Segment Start: Material for the task

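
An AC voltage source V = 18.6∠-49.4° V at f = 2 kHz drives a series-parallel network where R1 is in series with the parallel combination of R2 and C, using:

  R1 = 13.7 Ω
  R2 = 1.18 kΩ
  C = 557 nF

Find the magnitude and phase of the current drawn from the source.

Step 1 — Angular frequency: ω = 2π·f = 2π·2000 = 1.257e+04 rad/s.
Step 2 — Component impedances:
  R1: Z = R = 13.7 Ω
  R2: Z = R = 1180 Ω
  C: Z = 1/(jωC) = -j/(ω·C) = 0 - j142.9 Ω
Step 3 — Parallel branch: R2 || C = 1/(1/R2 + 1/C) = 17.05 - j140.8 Ω.
Step 4 — Series with R1: Z_total = R1 + (R2 || C) = 30.75 - j140.8 Ω = 144.1∠-77.7° Ω.
Step 5 — Source phasor: V = 18.6∠-49.4° V = 12.1 - j14.12 V.
Step 6 — Ohm's law: I = V / Z_total = (12.1 - j14.12) / (30.75 - j140.8) = 0.1137 + j0.06115 A.
Step 7 — Convert to polar: |I| = 0.1291 A, ∠I = 28.3°.

I = 0.1291∠28.3° A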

Segment End: Material for the task

Work order:
Produce the records once again, exactly as they stand above.

Response area:
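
An AC voltage source V = 18.6∠-49.4° V at f = 2 kHz drives a series-parallel network where R1 is in series with the parallel combination of R2 and C, using:

  R1 = 13.7 Ω
  R2 = 1.18 kΩ
  C = 557 nF

Find the magnitude and phase of the current drawn from the source.

Step 1 — Angular frequency: ω = 2π·f = 2π·2000 = 1.257e+04 rad/s.
Step 2 — Component impedances:
  R1: Z = R = 13.7 Ω
  R2: Z = R = 1180 Ω
  C: Z = 1/(jωC) = -j/(ω·C) = 0 - j142.9 Ω
Step 3 — Parallel branch: R2 || C = 1/(1/R2 + 1/C) = 17.05 - j140.8 Ω.
Step 4 — Series with R1: Z_total = R1 + (R2 || C) = 30.75 - j140.8 Ω = 144.1∠-77.7° Ω.
Step 5 — Source phasor: V = 18.6∠-49.4° V = 12.1 - j14.12 V.
Step 6 — Ohm's law: I = V / Z_total = (12.1 - j14.12) / (30.75 - j140.8) = 0.1137 + j0.06115 A.
Step 7 — Convert to polar: |I| = 0.1291 A, ∠I = 28.3°.

I = 0.1291∠28.3° A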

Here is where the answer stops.